> [Aim of the task] From the data below, repeat exactly the lines from the line with "A student collected" to the line with "current (mA): 14.4, 12.9, 24.9, 24.8, 24.0, 32.5, 24.0, 29.5", both included.

### Dataset content

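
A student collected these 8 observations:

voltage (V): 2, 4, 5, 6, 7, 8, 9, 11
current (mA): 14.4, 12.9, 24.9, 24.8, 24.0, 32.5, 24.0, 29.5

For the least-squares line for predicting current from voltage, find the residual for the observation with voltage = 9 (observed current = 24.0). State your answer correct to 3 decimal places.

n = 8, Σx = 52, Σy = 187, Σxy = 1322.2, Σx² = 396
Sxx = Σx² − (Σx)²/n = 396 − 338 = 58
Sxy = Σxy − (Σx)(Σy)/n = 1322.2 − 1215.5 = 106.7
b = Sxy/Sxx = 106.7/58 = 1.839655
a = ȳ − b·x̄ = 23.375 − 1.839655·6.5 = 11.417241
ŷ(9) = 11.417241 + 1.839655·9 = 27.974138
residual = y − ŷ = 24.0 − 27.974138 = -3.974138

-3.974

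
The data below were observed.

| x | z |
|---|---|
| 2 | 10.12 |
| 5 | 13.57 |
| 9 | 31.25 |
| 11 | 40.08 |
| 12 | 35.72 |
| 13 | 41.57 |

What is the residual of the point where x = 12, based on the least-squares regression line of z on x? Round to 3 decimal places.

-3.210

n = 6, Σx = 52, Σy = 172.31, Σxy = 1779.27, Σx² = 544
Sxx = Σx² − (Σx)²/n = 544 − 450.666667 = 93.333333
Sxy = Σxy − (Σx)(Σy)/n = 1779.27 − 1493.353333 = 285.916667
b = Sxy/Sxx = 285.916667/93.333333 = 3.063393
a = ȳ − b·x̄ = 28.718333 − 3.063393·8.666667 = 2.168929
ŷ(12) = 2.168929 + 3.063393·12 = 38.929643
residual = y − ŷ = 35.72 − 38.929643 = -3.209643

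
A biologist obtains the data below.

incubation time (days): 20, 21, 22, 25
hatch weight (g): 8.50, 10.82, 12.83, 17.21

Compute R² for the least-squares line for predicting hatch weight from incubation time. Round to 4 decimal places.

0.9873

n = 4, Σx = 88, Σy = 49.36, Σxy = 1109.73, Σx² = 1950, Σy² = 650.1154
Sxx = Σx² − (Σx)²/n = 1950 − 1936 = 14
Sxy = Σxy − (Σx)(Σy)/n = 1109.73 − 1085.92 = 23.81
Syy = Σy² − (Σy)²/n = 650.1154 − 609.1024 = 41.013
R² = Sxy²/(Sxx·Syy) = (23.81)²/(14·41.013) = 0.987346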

######
### Dataset content

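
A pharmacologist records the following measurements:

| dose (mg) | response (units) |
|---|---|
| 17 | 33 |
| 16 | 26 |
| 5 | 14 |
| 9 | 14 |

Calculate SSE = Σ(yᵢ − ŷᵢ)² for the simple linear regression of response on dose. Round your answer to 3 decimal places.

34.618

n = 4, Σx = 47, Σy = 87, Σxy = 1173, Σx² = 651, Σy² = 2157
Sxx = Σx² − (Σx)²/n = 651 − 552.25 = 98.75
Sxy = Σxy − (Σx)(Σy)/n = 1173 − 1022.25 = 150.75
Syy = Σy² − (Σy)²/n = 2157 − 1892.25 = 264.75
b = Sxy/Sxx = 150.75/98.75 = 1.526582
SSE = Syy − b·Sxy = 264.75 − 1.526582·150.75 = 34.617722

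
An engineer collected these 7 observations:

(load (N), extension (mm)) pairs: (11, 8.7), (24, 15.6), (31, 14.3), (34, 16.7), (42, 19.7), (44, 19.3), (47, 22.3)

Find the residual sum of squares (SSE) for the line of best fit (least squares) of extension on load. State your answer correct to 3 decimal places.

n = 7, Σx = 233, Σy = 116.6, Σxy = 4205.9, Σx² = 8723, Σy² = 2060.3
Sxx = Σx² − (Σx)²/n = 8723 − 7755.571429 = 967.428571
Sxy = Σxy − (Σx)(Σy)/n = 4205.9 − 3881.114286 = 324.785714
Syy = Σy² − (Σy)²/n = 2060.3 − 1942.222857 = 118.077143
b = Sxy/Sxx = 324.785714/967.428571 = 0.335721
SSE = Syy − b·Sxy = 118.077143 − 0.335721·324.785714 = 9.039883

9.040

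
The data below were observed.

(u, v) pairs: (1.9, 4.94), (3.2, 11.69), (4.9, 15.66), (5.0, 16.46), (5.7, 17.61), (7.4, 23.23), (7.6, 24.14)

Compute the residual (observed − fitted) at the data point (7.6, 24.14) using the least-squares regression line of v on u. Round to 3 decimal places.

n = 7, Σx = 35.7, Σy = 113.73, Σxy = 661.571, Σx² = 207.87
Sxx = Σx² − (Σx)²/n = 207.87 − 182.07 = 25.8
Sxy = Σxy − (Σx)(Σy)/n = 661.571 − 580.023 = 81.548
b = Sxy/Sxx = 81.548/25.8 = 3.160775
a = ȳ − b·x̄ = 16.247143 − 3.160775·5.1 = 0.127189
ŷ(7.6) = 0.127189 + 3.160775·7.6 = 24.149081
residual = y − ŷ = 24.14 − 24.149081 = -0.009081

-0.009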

######
### Dataset content

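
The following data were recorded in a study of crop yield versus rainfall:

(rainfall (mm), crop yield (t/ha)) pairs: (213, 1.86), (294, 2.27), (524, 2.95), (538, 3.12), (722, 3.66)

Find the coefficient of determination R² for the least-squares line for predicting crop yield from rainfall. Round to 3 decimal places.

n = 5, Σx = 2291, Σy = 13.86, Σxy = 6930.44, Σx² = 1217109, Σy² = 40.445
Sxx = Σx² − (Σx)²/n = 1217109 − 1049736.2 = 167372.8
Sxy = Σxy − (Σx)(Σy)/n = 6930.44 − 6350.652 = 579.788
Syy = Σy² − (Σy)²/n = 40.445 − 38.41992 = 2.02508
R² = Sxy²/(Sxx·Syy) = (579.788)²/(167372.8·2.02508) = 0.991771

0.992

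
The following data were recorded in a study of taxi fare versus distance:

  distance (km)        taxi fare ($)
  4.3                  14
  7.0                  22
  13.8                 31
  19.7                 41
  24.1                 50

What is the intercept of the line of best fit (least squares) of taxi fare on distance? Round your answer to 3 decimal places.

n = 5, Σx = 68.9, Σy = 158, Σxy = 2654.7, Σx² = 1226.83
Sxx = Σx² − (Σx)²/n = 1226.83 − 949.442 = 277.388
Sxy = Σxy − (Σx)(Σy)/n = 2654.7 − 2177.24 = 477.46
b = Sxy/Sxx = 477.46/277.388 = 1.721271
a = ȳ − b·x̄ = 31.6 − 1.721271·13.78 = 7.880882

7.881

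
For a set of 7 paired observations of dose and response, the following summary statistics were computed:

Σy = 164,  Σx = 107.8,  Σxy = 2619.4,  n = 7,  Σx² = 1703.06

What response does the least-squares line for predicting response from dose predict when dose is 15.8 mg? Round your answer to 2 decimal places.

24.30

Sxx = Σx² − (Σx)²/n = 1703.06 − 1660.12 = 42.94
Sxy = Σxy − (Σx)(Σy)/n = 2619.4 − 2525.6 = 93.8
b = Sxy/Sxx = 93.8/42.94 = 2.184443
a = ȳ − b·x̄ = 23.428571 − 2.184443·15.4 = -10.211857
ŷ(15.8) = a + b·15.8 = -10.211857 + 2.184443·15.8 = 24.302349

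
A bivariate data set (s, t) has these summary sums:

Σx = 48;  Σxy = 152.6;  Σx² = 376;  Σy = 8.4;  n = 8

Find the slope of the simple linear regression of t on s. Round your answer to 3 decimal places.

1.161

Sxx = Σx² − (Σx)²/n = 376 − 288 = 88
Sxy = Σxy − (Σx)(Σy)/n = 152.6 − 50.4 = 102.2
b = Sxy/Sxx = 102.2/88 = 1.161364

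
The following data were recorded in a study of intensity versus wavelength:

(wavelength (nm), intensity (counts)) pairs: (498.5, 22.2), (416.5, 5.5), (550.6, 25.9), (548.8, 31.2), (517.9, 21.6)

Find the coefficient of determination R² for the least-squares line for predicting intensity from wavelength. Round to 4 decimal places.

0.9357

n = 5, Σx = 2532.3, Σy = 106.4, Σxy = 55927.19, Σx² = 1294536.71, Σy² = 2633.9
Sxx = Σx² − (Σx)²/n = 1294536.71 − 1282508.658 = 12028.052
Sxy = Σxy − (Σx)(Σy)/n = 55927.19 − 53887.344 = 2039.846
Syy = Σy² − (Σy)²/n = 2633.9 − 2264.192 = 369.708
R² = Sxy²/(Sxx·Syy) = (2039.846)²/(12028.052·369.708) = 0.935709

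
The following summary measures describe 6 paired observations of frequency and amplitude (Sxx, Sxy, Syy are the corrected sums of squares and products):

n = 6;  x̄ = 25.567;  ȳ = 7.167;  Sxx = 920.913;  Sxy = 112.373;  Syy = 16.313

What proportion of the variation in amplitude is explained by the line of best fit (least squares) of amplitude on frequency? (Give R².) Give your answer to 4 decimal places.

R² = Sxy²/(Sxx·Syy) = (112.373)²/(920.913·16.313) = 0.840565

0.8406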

######

> [Exercise output]
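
A student collected these 8 observations:

voltage (V): 2, 4, 5, 6, 7, 8, 9, 11
current (mA): 14.4, 12.9, 24.9, 24.8, 24.0, 32.5, 24.0, 29.5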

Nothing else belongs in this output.